» Dataset
====================
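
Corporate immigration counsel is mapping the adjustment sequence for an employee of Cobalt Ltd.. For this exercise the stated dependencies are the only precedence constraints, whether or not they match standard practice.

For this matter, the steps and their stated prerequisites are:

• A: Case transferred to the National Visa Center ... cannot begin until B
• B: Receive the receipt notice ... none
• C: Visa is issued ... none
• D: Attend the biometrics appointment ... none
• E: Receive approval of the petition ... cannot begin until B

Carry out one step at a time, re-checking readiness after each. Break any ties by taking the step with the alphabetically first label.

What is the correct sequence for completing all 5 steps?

B, A, C, D, E

B, C and D have no prerequisites; B has the earlier label, so B is first.
A, C, D and E are all available; A has the earlier label → A.
Ready: C, D and E. C has the earlier label → C.
D and E are both available; D has the earlier label → D.
E needed B, now all done → E.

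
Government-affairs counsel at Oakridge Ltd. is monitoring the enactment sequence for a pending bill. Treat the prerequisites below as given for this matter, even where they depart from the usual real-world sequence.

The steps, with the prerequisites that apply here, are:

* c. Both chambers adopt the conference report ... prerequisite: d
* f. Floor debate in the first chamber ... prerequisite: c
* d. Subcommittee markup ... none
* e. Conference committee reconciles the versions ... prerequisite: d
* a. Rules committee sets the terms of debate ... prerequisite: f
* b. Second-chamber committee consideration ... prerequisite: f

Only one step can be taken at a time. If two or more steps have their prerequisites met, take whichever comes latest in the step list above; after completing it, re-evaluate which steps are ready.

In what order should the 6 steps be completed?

d, e, c, f, b, a

Only d has no prerequisites, so it is first.
Ready: e and c. e is listed later → e.
c needed d, now all done → c.
f needed c, now all done → f.
b and a are both available; b is listed later → b.
Next only a has its prerequisites met → a.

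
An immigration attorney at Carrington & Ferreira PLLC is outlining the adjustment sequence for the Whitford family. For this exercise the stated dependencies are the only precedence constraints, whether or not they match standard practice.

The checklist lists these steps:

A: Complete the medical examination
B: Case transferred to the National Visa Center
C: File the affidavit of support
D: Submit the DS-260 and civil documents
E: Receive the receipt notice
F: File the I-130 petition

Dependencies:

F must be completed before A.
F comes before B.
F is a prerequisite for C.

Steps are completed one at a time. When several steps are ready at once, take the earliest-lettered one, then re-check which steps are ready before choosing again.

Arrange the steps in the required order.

D E F A B C

Nothing is required for D, E and F. D has the earlier label → D first.
Now E and F have their prerequisites met. E has the earlier label, so E next.
Next only F has its prerequisites met → F.
Ready: A, B and C. A has the earlier label → A.
B and C are both available; B has the earlier label → B.
C needed F, now all done → C.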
====================
» Problem to work on
Copy out the material in its entirety. Keep it exact.

» Output below
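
Corporate immigration counsel is mapping the adjustment sequence for an employee of Cobalt Ltd.. For this exercise the stated dependencies are the only precedence constraints, whether or not they match standard practice.

For this matter, the steps and their stated prerequisites are:

• A: Case transferred to the National Visa Center ... cannot begin until B
• B: Receive the receipt notice ... none
• C: Visa is issued ... none
• D: Attend the biometrics appointment ... none
• E: Receive approval of the petition ... cannot begin until B

Carry out one step at a time, re-checking readiness after each. Break any ties by taking the step with the alphabetically first label.

What is the correct sequence for completing all 5 steps?

B, A, C, D, E

B, C and D have no prerequisites; B has the earlier label, so B is first.
A, C, D and E are all available; A has the earlier label → A.
Ready: C, D and E. C has the earlier label → C.
D and E are both available; D has the earlier label → D.
E needed B, now all done → E.

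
Government-affairs counsel at Oakridge Ltd. is monitoring the enactment sequence for a pending bill. Treat the prerequisites below as given for this matter, even where they depart from the usual real-world sequence.

The steps, with the prerequisites that apply here, are:

* c. Both chambers adopt the conference report ... prerequisite: d
* f. Floor debate in the first chamber ... prerequisite: c
* d. Subcommittee markup ... none
* e. Conference committee reconciles the versions ... prerequisite: d
* a. Rules committee sets the terms of debate ... prerequisite: f
* b. Second-chamber committee consideration ... prerequisite: f

Only one step can be taken at a time. If two or more steps have their prerequisites met, take whichever comes latest in the step list above; after completing it, re-evaluate which steps are ready.

In what order should the 6 steps be completed?

d, e, c, f, b, a

Only d has no prerequisites, so it is first.
Ready: e and c. e is listed later → e.
c needed d, now all done → c.
f needed c, now all done → f.
b and a are both available; b is listed later → b.
Next only a has its prerequisites met → a.

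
An immigration attorney at Carrington & Ferreira PLLC is outlining the adjustment sequence for the Whitford family. For this exercise the stated dependencies are the only precedence constraints, whether or not they match standard practice.

The checklist lists these steps:

A: Complete the medical examination
B: Case transferred to the National Visa Center
C: File the affidavit of support
D: Submit the DS-260 and civil documents
E: Receive the receipt notice
F: File the I-130 petition

Dependencies:

F must be completed before A.
F comes before B.
F is a prerequisite for C.

Steps are completed one at a time. When several steps are ready at once, take the earliest-lettered one, then re-check which steps are ready before choosing again.

Arrange the steps in the required order.

D E F A B C

Nothing is required for D, E and F. D has the earlier label → D first.
Now E and F have their prerequisites met. E has the earlier label, so E next.
Next only F has its prerequisites met → F.
Ready: A, B and C. A has the earlier label → A.
B and C are both available; B has the earlier label → B.
C needed F, now all done → C.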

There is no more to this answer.